● Instructions to follow: To complete the exercise, repeat every record exactly as it stands.

Stored items:
--------

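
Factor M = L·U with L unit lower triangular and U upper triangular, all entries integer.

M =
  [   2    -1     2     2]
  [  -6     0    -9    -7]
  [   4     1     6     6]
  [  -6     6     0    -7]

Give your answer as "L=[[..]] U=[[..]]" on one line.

  R1 -= -3·R0 → [0,-3,-3,-1]
  R2 -= 2·R0 → [0,3,2,2]
  R3 -= -3·R0 → [0,3,6,-1]
  R2 -= -1·R1 → [0,0,-1,1]
  R3 -= -1·R1 → [0,0,3,-2]
  R3 -= -3·R2 → [0,0,0,1]

L=[[1,0,0,0],[-3,1,0,0],[2,-1,1,0],[-3,-1,-3,1]] U=[[2,-1,2,2],[0,-3,-3,-1],[0,0,-1,1],[0,0,0,1]]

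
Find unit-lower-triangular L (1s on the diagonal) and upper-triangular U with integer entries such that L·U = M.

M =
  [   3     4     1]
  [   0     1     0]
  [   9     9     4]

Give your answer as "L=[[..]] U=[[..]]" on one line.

L=[[1,0,0],[0,1,0],[3,-3,1]] U=[[3,4,1],[0,1,0],[0,0,1]]

  r1 -= 0·r0 → [0,1,0]
  r2 -= 3·r0 → [0,-3,1]
  r2 -= -3·r1 → [0,0,1]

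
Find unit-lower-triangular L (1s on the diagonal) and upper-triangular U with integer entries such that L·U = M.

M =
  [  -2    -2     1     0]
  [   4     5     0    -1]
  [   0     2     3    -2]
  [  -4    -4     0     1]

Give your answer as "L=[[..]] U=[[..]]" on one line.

  row1 -= -2·row0 → [0,1,2,-1]
  row2 -= 0·row0 → [0,2,3,-2]
  row3 -= 2·row0 → [0,0,-2,1]
  row2 -= 2·row1 → [0,0,-1,0]
  row3 -= 0·row1 → [0,0,-2,1]
  row3 -= 2·row2 → [0,0,0,1]

L=[[1,0,0,0],[-2,1,0,0],[0,2,1,0],[2,0,2,1]] U=[[-2,-2,1,0],[0,1,2,-1],[0,0,-1,0],[0,0,0,1]]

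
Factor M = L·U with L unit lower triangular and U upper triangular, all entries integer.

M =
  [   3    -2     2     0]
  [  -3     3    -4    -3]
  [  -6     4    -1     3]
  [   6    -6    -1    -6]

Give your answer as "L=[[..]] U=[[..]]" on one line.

L=[[1,0,0,0],[-1,1,0,0],[-2,0,1,0],[2,-2,-3,1]] U=[[3,-2,2,0],[0,1,-2,-3],[0,0,3,3],[0,0,0,-3]]

  R1 -= -1·R0 → [0,1,-2,-3]
  R2 -= -2·R0 → [0,0,3,3]
  R3 -= 2·R0 → [0,-2,-5,-6]
  R2 -= 0·R1 → [0,0,3,3]
  R3 -= -2·R1 → [0,0,-9,-12]
  R3 -= -3·R2 → [0,0,0,-3]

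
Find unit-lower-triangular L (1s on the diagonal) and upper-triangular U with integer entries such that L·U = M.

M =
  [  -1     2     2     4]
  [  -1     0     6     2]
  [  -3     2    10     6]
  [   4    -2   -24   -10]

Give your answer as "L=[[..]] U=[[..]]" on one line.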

--------

● Answer space:
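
Factor M = L·U with L unit lower triangular and U upper triangular, all entries integer.

M =
  [   2    -1     2     2]
  [  -6     0    -9    -7]
  [   4     1     6     6]
  [  -6     6     0    -7]

Give your answer as "L=[[..]] U=[[..]]" on one line.

  R1 -= -3·R0 → [0,-3,-3,-1]
  R2 -= 2·R0 → [0,3,2,2]
  R3 -= -3·R0 → [0,3,6,-1]
  R2 -= -1·R1 → [0,0,-1,1]
  R3 -= -1·R1 → [0,0,3,-2]
  R3 -= -3·R2 → [0,0,0,1]

L=[[1,0,0,0],[-3,1,0,0],[2,-1,1,0],[-3,-1,-3,1]] U=[[2,-1,2,2],[0,-3,-3,-1],[0,0,-1,1],[0,0,0,1]]

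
Find unit-lower-triangular L (1s on the diagonal) and upper-triangular U with integer entries such that L·U = M.

M =
  [   3     4     1]
  [   0     1     0]
  [   9     9     4]

Give your answer as "L=[[..]] U=[[..]]" on one line.

L=[[1,0,0],[0,1,0],[3,-3,1]] U=[[3,4,1],[0,1,0],[0,0,1]]

  r1 -= 0·r0 → [0,1,0]
  r2 -= 3·r0 → [0,-3,1]
  r2 -= -3·r1 → [0,0,1]

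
Find unit-lower-triangular L (1s on the diagonal) and upper-triangular U with integer entries such that L·U = M.

M =
  [  -2    -2     1     0]
  [   4     5     0    -1]
  [   0     2     3    -2]
  [  -4    -4     0     1]

Give your answer as "L=[[..]] U=[[..]]" on one line.

  row1 -= -2·row0 → [0,1,2,-1]
  row2 -= 0·row0 → [0,2,3,-2]
  row3 -= 2·row0 → [0,0,-2,1]
  row2 -= 2·row1 → [0,0,-1,0]
  row3 -= 0·row1 → [0,0,-2,1]
  row3 -= 2·row2 → [0,0,0,1]

L=[[1,0,0,0],[-2,1,0,0],[0,2,1,0],[2,0,2,1]] U=[[-2,-2,1,0],[0,1,2,-1],[0,0,-1,0],[0,0,0,1]]

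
Factor M = L·U with L unit lower triangular and U upper triangular, all entries integer.

M =
  [   3    -2     2     0]
  [  -3     3    -4    -3]
  [  -6     4    -1     3]
  [   6    -6    -1    -6]

Give your answer as "L=[[..]] U=[[..]]" on one line.

L=[[1,0,0,0],[-1,1,0,0],[-2,0,1,0],[2,-2,-3,1]] U=[[3,-2,2,0],[0,1,-2,-3],[0,0,3,3],[0,0,0,-3]]

  R1 -= -1·R0 → [0,1,-2,-3]
  R2 -= -2·R0 → [0,0,3,3]
  R3 -= 2·R0 → [0,-2,-5,-6]
  R2 -= 0·R1 → [0,0,3,3]
  R3 -= -2·R1 → [0,0,-9,-12]
  R3 -= -3·R2 → [0,0,0,-3]

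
Find unit-lower-triangular L (1s on the diagonal) and upper-triangular U with integer entries such that L·U = M.

M =
  [  -1     2     2     4]
  [  -1     0     6     2]
  [  -3     2    10     6]
  [   4    -2   -24   -10]

Give your answer as "L=[[..]] U=[[..]]" on one line.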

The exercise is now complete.